*Your task*
Extract every line of the material that holds the string "Horizontal".

*Data to use*
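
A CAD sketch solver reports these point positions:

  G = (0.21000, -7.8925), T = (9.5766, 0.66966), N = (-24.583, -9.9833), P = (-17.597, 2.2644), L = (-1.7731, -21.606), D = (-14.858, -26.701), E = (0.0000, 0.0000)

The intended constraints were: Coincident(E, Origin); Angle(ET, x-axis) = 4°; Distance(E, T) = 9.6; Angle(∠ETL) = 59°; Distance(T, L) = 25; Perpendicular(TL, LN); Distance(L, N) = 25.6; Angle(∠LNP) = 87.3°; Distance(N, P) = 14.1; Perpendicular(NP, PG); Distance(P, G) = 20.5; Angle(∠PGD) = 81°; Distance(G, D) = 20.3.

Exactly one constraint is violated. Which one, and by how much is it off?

Distance(G, D) = 20.3 — off by 3.80.

E = (0.00, 0.00) ✓; ET at 4.000° ✓; |ET| = 9.600 ✓; ∠ETL = 59.00° ✓; |TL| = 25.00 ✓; ∠(TL, LN) = 90.00° ✓; |LN| = 25.60 ✓; ∠LNP = 87.30° ✓; |NP| = 14.10 ✓; ∠(NP, PG) = 90.00° ✓; |PG| = 20.50 ✓; ∠PGD = 81.00° ✓; |GD| = 24.10 ✗.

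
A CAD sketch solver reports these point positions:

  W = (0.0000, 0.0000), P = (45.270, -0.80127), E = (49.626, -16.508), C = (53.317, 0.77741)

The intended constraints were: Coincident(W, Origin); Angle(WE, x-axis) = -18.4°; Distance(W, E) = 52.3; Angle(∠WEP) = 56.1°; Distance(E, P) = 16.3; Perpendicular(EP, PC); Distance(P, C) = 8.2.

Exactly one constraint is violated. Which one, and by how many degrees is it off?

Perpendicular(EP, PC) — off by 4.40°.

W = (0.00, 0.00) ✓; WE at -18.40° ✓; |WE| = 52.30 ✓; ∠WEP = 56.10° ✓; |EP| = 16.30 ✓; ∠(EP, PC) = 94.40° ✗; |PC| = 8.200 ✓.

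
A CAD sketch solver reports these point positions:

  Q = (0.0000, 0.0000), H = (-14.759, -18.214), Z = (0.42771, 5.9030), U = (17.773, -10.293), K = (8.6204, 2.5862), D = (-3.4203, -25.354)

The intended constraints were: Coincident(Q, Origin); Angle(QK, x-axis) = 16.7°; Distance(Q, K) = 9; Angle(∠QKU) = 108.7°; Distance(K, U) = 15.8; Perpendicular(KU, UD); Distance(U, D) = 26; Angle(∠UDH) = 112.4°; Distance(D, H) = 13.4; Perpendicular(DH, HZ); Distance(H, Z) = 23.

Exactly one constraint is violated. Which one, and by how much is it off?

Distance(H, Z) = 23 — off by 5.50.

Q = (0.00, 0.00) ✓; QK at 16.70° ✓; |QK| = 9.000 ✓; ∠QKU = 108.7° ✓; |KU| = 15.80 ✓; ∠(KU, UD) = 90.00° ✓; |UD| = 26.00 ✓; ∠UDH = 112.4° ✓; |DH| = 13.40 ✓; ∠(DH, HZ) = 90.00° ✓; |HZ| = 28.50 ✗.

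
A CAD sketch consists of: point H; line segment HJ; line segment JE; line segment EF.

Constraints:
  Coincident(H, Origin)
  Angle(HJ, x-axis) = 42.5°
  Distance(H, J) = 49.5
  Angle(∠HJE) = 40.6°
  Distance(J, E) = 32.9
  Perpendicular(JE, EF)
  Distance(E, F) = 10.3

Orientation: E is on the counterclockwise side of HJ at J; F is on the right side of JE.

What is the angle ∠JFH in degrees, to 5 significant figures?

78.903°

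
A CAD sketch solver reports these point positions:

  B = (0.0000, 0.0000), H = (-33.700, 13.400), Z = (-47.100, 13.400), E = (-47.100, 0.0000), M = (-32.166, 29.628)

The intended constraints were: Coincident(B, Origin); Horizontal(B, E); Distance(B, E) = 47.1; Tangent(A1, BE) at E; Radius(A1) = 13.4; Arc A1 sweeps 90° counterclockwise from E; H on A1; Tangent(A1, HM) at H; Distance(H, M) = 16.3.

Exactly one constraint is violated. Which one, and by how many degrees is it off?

Tangent(A1, HM) at H — off by 5.40°.

B = (0.00, 0.00) ✓; B.y = 0.00, E.y = 0.00 ✓; |BE| = 47.10 ✓; ∠(ZE, EB) = 90.00° ✓; |ZE| = 13.40 ✓; bearing(Z→H) − bearing(Z→E) = 90.00° ✓; |ZH| = 13.40 ✓; ∠(ZH, HM) = 95.40° ✗; |HM| = 16.30 ✓.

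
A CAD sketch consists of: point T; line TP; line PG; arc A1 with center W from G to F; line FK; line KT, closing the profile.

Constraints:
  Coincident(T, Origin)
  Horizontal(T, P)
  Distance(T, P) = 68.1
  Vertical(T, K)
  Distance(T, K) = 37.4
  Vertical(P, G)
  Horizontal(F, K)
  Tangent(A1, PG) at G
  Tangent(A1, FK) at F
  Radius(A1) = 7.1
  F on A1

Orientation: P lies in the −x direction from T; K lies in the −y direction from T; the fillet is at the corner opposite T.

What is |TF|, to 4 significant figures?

71.55

T is at the origin; T and P share the same y with |TP| = 68.1 and P on the −x side, so P = (-68.10, 0.000). T and K share the same x with |TK| = 37.4 and K on the −y side, so K = (0.000, -37.40). The virtual corner opposite T is at (-68.10, -37.40). Since A1 is tangent to PG there, WG ⟂ PG and since A1 is tangent to FK there, WF ⟂ FK, with radius 7.1, so the center W sits 7.1 in from both sides at W = (-61.00, -30.30). That places the tangent points at G = (-68.10, -30.30) on PG and F = (-61.00, -37.40) on FK. Then |TF| = |F − T| = 71.55.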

*Exercise result*
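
The intended constraints were: Coincident(B, Origin); Horizontal(B, E); Distance(B, E) = 47.1; Tangent(A1, BE) at E; Radius(A1) = 13.4; Arc A1 sweeps 90° counterclockwise from E; H on A1; Tangent(A1, HM) at H; Distance(H, M) = 16.3.
  Horizontal(T, P)
  Horizontal(F, K)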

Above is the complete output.